◆ Problem requirements
Please output the section of the listing below that opens with the line containing "Answer: -52" and closes with the line containing "Answer: -7246/3 ≈ -2415.3", exactly and with nothing else.

◆ Information given
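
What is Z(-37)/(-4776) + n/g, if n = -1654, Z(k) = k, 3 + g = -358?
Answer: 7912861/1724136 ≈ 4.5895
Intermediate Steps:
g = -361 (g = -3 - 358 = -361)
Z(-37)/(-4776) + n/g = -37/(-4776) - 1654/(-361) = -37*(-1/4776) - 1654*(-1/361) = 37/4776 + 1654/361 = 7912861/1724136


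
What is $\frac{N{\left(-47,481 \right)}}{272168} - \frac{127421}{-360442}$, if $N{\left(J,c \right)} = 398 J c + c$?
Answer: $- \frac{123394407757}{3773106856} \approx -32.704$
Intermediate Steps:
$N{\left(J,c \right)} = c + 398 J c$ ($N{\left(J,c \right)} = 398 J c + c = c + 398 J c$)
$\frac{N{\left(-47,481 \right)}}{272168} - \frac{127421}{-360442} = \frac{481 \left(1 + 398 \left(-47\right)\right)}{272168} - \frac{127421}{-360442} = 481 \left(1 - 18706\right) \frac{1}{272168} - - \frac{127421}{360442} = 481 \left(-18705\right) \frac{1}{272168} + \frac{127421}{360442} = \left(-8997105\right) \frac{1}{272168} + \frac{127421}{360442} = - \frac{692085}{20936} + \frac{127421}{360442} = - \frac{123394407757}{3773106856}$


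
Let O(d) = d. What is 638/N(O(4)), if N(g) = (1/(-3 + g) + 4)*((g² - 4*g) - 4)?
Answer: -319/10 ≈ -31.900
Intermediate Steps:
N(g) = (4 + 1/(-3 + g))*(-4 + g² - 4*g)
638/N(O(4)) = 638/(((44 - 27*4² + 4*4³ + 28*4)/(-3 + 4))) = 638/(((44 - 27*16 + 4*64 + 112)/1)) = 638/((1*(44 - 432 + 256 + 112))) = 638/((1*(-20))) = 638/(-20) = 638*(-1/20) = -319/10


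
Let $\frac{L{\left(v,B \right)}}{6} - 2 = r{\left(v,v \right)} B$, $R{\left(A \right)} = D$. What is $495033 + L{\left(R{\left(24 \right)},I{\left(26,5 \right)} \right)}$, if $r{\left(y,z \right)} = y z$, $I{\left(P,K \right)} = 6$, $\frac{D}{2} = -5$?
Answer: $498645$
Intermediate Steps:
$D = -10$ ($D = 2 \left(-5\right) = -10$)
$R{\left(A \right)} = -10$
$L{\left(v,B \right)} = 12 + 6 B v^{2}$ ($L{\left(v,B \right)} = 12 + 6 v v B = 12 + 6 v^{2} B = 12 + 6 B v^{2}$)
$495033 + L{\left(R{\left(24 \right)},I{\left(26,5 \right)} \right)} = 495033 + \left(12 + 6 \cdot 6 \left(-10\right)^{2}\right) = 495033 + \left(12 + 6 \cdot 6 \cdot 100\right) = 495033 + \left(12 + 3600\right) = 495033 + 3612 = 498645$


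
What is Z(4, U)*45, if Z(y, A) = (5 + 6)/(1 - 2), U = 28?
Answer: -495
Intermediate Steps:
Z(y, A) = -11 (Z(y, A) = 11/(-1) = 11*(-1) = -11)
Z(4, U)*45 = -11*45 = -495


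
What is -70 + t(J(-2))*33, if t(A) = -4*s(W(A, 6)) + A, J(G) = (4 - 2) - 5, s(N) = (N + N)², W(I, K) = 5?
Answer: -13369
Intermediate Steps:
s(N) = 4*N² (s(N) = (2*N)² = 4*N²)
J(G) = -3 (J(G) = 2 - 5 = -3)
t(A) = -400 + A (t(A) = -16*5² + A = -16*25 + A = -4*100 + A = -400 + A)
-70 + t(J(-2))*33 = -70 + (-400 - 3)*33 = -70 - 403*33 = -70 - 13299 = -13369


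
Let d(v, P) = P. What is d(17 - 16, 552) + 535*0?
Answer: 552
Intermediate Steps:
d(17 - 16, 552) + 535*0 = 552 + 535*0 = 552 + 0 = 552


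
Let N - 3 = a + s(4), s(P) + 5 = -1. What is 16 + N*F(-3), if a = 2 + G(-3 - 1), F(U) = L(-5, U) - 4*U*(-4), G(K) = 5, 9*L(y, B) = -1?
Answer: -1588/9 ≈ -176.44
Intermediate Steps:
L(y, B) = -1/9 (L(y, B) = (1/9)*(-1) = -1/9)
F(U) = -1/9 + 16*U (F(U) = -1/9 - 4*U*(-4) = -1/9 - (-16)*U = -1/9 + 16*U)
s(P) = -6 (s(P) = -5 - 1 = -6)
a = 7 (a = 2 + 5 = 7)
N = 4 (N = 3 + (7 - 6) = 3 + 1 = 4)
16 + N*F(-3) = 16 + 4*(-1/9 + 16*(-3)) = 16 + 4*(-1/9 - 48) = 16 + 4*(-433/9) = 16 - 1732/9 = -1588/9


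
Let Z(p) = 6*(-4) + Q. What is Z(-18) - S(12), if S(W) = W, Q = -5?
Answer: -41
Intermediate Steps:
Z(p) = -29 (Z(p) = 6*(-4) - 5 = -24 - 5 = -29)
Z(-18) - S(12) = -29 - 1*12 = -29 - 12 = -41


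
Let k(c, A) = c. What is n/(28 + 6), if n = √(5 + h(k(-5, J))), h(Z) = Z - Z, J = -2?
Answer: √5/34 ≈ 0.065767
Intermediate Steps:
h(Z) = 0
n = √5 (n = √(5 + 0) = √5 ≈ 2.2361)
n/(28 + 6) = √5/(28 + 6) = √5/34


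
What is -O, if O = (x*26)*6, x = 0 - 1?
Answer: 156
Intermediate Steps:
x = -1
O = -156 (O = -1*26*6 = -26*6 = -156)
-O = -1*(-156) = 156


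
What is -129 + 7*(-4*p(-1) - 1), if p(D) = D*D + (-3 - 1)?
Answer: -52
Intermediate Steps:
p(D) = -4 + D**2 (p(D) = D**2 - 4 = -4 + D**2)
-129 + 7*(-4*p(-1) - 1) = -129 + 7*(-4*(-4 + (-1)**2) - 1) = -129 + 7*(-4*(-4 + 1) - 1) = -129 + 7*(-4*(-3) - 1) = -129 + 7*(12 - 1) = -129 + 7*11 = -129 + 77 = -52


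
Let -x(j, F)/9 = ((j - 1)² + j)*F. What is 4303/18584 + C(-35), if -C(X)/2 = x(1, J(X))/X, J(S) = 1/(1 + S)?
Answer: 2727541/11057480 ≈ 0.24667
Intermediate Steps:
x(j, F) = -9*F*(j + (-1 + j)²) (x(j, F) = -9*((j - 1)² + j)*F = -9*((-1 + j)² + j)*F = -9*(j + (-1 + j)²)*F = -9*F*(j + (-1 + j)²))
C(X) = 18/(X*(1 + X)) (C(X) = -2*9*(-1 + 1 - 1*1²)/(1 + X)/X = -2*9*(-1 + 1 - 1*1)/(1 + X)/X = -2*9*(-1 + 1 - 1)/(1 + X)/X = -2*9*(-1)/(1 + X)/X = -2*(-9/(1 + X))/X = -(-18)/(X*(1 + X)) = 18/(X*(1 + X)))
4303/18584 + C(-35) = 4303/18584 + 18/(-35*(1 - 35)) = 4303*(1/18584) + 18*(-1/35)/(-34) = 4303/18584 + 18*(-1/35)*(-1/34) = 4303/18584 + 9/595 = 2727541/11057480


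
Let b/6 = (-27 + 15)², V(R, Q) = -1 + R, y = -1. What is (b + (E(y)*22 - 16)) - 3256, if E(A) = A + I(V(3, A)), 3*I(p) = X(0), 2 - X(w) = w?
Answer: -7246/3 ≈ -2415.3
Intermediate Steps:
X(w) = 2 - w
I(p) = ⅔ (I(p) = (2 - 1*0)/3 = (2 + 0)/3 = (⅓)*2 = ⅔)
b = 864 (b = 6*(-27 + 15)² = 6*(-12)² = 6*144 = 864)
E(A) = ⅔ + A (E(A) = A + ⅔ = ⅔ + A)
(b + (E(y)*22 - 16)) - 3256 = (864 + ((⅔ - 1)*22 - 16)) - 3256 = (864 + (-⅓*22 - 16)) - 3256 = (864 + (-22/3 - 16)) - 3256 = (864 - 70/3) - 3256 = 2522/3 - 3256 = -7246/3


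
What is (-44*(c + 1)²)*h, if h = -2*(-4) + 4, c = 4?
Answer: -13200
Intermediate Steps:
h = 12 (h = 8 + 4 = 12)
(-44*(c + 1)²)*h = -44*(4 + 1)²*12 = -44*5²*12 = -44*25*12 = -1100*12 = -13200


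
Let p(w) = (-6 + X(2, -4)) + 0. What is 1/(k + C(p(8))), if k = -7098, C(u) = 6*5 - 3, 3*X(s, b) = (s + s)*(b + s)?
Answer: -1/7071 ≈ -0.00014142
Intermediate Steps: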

...

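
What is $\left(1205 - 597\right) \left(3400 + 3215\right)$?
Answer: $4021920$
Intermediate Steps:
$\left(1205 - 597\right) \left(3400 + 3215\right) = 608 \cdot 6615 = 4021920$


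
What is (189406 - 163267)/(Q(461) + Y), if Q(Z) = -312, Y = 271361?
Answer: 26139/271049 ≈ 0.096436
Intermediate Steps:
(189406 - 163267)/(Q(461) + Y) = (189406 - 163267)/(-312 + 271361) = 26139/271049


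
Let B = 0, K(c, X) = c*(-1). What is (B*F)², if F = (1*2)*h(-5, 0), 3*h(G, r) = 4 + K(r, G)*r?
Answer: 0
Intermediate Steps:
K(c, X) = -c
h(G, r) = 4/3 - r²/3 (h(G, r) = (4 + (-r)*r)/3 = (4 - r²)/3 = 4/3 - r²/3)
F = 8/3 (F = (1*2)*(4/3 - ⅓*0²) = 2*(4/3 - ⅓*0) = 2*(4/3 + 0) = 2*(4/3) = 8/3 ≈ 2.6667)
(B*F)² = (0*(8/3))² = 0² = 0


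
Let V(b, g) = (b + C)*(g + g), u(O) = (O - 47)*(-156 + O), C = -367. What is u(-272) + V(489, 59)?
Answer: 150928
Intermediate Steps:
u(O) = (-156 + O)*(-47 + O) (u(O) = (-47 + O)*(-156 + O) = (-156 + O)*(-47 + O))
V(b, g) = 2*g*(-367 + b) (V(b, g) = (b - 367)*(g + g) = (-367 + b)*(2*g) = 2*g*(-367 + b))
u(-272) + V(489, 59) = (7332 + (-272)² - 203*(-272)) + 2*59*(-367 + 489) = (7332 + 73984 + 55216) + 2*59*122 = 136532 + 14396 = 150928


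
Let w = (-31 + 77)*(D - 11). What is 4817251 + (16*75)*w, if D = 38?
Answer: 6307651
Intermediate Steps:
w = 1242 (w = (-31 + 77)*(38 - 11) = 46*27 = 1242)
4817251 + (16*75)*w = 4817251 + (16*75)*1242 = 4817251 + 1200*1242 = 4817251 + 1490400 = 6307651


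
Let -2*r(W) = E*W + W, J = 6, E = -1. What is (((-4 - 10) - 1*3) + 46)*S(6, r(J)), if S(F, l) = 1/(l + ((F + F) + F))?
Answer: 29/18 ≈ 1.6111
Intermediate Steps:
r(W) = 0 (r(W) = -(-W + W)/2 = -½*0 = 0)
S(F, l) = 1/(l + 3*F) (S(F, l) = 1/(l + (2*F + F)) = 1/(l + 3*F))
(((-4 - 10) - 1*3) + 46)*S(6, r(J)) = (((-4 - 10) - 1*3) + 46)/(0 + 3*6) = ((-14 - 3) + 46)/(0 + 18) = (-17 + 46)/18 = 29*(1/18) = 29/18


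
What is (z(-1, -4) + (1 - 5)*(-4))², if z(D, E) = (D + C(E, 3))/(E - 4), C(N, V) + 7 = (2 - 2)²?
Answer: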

* * *

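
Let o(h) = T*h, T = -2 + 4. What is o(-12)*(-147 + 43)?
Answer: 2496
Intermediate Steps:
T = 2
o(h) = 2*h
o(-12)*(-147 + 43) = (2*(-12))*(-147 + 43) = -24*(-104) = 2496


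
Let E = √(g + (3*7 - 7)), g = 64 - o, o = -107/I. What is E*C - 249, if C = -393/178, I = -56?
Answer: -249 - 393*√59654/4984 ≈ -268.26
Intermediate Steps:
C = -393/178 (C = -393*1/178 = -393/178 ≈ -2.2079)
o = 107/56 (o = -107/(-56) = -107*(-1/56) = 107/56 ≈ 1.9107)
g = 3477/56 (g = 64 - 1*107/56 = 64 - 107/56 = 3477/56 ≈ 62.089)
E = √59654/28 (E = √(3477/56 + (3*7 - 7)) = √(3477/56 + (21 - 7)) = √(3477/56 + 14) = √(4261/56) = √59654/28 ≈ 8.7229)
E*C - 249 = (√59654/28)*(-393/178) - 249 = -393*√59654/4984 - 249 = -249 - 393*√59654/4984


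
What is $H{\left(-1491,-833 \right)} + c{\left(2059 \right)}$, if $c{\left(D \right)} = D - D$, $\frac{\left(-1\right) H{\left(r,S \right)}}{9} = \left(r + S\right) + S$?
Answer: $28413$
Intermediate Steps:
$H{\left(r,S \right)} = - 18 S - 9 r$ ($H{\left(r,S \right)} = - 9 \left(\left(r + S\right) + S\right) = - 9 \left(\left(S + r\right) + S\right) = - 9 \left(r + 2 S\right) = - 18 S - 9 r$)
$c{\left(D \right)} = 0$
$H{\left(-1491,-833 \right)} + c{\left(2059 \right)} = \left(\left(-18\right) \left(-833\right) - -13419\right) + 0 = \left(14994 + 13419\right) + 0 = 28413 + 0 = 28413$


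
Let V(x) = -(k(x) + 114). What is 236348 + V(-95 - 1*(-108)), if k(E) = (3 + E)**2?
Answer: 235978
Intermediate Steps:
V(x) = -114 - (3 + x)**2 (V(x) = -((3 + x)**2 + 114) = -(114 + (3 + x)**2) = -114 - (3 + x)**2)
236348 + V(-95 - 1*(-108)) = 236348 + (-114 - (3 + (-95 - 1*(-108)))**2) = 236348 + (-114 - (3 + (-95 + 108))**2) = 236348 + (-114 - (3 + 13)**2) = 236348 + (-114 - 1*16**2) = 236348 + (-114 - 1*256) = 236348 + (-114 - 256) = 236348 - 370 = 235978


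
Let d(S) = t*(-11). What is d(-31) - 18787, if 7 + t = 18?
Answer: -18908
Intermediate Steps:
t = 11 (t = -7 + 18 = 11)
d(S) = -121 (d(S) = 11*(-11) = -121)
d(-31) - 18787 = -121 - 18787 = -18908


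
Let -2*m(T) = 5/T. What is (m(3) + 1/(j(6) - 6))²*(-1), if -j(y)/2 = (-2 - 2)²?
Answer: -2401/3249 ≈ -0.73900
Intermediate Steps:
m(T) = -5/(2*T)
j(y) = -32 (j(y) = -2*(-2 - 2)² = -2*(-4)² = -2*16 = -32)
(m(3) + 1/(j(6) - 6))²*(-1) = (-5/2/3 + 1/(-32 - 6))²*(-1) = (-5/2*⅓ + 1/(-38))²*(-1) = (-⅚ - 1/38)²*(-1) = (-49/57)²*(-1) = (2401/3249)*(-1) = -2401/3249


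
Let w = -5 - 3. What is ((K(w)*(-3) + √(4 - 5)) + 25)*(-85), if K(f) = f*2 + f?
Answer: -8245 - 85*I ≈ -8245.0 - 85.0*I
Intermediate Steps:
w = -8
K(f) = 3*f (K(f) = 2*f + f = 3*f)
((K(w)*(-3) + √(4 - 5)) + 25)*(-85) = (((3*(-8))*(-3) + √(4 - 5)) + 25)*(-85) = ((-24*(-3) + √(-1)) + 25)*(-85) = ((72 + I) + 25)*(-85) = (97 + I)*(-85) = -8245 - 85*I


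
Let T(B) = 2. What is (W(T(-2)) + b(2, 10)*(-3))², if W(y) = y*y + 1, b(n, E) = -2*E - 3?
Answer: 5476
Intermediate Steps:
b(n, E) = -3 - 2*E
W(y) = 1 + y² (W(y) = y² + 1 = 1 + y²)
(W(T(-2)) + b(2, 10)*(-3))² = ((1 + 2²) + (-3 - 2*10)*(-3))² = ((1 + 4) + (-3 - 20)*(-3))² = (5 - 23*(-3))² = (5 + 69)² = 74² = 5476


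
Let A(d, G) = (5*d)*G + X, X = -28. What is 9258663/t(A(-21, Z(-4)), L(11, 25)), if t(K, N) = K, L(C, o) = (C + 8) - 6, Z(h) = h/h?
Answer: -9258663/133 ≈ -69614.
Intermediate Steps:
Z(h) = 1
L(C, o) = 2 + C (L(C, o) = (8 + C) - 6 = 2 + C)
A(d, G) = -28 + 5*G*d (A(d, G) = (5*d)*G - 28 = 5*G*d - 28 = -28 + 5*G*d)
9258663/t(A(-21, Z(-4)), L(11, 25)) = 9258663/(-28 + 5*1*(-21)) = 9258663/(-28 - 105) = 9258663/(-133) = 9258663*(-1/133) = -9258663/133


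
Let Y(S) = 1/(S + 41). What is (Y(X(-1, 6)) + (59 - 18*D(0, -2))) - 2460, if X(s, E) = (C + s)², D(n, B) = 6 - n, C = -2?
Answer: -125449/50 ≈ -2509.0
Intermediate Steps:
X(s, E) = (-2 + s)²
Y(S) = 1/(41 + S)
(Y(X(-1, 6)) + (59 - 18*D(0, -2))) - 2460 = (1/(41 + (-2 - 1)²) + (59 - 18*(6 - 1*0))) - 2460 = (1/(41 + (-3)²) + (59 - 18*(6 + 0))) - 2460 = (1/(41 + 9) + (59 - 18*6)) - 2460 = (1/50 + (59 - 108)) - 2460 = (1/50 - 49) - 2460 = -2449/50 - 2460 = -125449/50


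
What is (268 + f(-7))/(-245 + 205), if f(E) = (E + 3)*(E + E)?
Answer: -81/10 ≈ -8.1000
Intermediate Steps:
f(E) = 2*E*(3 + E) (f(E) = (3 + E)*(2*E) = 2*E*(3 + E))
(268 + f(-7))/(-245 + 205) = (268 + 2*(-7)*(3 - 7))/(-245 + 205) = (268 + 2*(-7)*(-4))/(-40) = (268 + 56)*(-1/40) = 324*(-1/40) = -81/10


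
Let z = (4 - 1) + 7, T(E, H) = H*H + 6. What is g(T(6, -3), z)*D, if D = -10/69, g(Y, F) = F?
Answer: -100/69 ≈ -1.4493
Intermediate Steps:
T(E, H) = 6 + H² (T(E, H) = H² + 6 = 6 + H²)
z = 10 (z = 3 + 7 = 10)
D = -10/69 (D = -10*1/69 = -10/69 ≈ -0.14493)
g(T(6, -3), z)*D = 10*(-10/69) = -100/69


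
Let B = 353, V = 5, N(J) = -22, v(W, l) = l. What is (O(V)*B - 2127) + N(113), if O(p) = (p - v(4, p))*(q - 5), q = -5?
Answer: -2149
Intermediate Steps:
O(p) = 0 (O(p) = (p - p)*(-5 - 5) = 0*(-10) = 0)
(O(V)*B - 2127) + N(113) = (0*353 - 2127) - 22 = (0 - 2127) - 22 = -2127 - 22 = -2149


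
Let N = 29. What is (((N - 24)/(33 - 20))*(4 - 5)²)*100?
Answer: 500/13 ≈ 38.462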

◆ Exercise output
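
Answer: -52
Intermediate Steps:
p(D) = -4 + D**2 (p(D) = D**2 - 4 = -4 + D**2)
-129 + 7*(-4*p(-1) - 1) = -129 + 7*(-4*(-4 + (-1)**2) - 1) = -129 + 7*(-4*(-4 + 1) - 1) = -129 + 7*(-4*(-3) - 1) = -129 + 7*(12 - 1) = -129 + 7*11 = -129 + 77 = -52


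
Let -x(j, F)/9 = ((j - 1)² + j)*F. What is 4303/18584 + C(-35), if -C(X)/2 = x(1, J(X))/X, J(S) = 1/(1 + S)?
Answer: 2727541/11057480 ≈ 0.24667
Intermediate Steps:
x(j, F) = -9*F*(j + (-1 + j)²) (x(j, F) = -9*((j - 1)² + j)*F = -9*((-1 + j)² + j)*F = -9*(j + (-1 + j)²)*F = -9*F*(j + (-1 + j)²))
C(X) = 18/(X*(1 + X)) (C(X) = -2*9*(-1 + 1 - 1*1²)/(1 + X)/X = -2*9*(-1 + 1 - 1*1)/(1 + X)/X = -2*9*(-1 + 1 - 1)/(1 + X)/X = -2*9*(-1)/(1 + X)/X = -2*(-9/(1 + X))/X = -(-18)/(X*(1 + X)) = 18/(X*(1 + X)))
4303/18584 + C(-35) = 4303/18584 + 18/(-35*(1 - 35)) = 4303*(1/18584) + 18*(-1/35)/(-34) = 4303/18584 + 18*(-1/35)*(-1/34) = 4303/18584 + 9/595 = 2727541/11057480


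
Let b/6 = (-27 + 15)², V(R, Q) = -1 + R, y = -1. What is (b + (E(y)*22 - 16)) - 3256, if E(A) = A + I(V(3, A)), 3*I(p) = X(0), 2 - X(w) = w?
Answer: -7246/3 ≈ -2415.3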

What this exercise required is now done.